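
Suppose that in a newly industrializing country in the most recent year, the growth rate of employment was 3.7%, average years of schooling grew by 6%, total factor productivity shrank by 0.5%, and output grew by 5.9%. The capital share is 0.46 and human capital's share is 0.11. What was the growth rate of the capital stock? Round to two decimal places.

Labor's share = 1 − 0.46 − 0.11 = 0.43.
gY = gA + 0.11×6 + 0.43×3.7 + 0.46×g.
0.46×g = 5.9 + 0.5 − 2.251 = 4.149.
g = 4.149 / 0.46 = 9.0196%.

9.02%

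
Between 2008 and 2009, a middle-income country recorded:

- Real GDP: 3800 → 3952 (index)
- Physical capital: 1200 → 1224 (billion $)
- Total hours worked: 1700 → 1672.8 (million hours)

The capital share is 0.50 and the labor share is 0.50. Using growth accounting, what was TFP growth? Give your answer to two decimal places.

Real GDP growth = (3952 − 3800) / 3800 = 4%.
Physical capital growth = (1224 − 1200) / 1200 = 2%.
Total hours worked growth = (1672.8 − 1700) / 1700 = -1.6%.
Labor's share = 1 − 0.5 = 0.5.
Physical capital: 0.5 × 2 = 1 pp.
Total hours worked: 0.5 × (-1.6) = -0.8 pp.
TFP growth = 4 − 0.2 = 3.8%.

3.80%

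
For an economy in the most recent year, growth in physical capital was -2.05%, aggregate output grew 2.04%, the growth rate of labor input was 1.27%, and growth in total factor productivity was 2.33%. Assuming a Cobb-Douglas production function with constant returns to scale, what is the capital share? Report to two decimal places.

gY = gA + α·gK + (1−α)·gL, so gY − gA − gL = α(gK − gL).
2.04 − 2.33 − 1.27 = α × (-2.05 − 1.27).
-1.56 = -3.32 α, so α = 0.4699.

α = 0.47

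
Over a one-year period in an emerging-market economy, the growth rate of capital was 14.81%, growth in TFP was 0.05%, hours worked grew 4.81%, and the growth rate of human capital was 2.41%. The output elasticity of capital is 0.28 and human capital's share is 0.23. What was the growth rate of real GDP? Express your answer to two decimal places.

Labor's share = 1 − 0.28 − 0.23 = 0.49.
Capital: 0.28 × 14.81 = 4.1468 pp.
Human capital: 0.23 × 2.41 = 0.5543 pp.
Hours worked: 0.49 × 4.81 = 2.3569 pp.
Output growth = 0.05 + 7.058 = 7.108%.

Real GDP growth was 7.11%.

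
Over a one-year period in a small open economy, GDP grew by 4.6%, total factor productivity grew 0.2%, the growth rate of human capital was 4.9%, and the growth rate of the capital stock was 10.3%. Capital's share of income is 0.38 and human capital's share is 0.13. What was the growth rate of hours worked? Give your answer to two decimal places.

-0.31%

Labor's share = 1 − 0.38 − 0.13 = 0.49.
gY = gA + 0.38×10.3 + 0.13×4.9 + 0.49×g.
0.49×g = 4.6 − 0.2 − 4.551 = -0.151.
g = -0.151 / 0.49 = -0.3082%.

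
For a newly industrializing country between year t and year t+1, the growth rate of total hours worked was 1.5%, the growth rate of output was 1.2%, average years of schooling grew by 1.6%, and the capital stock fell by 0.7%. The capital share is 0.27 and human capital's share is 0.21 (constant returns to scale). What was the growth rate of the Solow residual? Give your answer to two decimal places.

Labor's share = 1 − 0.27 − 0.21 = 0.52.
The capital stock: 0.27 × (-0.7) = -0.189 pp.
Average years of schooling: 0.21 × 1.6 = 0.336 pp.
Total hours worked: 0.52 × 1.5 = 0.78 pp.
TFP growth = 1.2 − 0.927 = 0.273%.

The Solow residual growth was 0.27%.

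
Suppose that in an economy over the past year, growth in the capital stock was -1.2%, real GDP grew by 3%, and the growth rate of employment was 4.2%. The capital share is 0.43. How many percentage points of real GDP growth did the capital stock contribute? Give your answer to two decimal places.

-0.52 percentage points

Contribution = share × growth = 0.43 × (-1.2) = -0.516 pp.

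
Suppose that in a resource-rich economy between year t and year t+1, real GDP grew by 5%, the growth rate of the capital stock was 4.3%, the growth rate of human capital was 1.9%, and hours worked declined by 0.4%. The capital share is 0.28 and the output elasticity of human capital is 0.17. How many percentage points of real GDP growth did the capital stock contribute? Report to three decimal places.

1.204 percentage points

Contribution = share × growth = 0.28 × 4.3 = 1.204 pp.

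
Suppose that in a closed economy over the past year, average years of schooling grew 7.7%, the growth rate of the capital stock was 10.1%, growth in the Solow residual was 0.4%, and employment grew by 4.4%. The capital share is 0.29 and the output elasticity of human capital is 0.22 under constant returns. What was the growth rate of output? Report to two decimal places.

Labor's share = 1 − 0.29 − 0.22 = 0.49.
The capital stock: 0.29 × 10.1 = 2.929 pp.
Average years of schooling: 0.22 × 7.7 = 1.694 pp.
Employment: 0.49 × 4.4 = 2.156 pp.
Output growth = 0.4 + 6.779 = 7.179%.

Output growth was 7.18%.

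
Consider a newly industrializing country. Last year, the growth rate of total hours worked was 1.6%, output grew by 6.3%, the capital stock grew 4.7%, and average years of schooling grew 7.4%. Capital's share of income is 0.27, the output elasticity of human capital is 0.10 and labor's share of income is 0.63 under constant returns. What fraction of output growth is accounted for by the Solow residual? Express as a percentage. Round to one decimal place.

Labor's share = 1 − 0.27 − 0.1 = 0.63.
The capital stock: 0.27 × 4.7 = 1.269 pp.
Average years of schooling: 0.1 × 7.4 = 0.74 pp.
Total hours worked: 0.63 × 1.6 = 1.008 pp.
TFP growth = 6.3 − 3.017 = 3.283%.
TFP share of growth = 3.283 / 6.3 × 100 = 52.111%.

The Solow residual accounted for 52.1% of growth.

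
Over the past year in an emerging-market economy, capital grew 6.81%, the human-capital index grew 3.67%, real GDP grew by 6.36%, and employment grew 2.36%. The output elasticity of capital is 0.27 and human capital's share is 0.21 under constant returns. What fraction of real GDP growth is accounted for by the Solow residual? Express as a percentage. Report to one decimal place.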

——————

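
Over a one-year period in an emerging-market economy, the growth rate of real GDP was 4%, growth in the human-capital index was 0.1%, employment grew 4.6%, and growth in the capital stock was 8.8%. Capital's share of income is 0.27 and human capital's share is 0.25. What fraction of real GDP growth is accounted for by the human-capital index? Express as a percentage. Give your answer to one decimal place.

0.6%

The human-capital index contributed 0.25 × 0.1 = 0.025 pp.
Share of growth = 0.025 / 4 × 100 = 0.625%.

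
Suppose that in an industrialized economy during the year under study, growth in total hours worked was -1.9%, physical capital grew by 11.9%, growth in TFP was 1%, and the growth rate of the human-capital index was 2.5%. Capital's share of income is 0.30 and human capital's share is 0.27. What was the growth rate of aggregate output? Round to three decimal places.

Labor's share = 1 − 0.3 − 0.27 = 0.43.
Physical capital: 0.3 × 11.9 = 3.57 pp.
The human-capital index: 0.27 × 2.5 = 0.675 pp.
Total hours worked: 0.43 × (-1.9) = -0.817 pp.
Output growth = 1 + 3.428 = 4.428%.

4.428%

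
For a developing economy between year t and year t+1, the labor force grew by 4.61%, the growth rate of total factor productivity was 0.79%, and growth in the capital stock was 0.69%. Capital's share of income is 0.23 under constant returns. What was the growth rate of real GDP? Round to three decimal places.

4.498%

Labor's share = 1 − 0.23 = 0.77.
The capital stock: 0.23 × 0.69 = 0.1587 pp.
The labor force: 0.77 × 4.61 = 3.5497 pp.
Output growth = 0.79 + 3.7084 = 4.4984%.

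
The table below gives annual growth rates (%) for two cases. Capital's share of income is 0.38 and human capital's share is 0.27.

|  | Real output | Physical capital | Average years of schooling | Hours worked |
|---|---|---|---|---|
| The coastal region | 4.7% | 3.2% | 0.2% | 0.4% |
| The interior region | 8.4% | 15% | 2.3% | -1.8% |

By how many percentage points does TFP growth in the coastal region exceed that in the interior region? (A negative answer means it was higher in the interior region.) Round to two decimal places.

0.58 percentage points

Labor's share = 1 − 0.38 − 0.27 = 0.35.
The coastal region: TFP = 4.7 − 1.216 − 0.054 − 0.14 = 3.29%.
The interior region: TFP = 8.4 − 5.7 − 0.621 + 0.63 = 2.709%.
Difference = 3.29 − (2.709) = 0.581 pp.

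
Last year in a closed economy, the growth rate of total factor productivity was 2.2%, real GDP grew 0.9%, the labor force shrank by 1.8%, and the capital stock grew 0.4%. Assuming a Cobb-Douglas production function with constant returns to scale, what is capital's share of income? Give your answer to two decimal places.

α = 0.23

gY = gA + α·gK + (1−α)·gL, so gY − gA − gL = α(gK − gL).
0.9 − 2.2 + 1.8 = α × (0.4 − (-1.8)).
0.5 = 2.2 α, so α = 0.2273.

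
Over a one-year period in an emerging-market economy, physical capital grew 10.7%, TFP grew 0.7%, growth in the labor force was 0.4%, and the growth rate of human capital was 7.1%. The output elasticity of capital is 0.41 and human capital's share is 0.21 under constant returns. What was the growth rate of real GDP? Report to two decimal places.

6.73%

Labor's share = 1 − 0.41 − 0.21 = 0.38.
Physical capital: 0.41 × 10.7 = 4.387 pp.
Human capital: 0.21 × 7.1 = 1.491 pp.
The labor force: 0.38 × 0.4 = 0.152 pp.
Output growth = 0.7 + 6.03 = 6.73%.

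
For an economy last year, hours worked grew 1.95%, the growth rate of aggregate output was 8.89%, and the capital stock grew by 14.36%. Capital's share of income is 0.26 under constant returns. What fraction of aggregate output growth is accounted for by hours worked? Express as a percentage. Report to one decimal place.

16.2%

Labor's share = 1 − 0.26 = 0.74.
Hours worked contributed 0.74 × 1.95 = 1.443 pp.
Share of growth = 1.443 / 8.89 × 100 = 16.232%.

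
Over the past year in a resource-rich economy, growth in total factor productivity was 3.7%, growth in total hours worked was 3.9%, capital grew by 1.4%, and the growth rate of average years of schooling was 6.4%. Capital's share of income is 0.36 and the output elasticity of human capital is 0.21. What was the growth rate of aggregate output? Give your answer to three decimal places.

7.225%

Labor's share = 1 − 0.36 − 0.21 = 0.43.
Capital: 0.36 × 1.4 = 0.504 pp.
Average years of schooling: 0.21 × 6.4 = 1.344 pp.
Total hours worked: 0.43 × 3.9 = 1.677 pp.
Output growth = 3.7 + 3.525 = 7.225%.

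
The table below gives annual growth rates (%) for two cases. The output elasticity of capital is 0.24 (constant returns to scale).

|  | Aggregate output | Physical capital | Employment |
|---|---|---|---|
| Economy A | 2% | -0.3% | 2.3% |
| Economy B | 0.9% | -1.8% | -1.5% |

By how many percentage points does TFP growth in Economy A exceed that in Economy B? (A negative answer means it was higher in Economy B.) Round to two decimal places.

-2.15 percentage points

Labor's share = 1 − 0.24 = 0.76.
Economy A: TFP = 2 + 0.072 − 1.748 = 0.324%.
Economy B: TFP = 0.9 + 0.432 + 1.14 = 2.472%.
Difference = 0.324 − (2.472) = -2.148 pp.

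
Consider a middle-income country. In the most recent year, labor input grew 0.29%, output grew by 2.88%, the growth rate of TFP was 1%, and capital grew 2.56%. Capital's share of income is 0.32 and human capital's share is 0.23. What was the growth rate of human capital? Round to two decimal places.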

——————

[Problem statement]: From the records above, print only the lines between the one holding "By how many percentage points does TFP growth in Economy" and the one holding "Consider a middle-income", inclusive, exactly as they stand.

[Written answer]:
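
By how many percentage points does TFP growth in Economy A exceed that in Economy B? (A negative answer means it was higher in Economy B.) Round to two decimal places.

-2.15 percentage points

Labor's share = 1 − 0.24 = 0.76.
Economy A: TFP = 2 + 0.072 − 1.748 = 0.324%.
Economy B: TFP = 0.9 + 0.432 + 1.14 = 2.472%.
Difference = 0.324 − (2.472) = -2.148 pp.

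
Consider a middle-income country. In the most recent year, labor input grew 0.29%, output grew by 2.88%, the growth rate of TFP was 1%, and capital grew 2.56%. Capital's share of income is 0.32 and human capital's share is 0.23. What was the growth rate of human capital? Round to two decimal places.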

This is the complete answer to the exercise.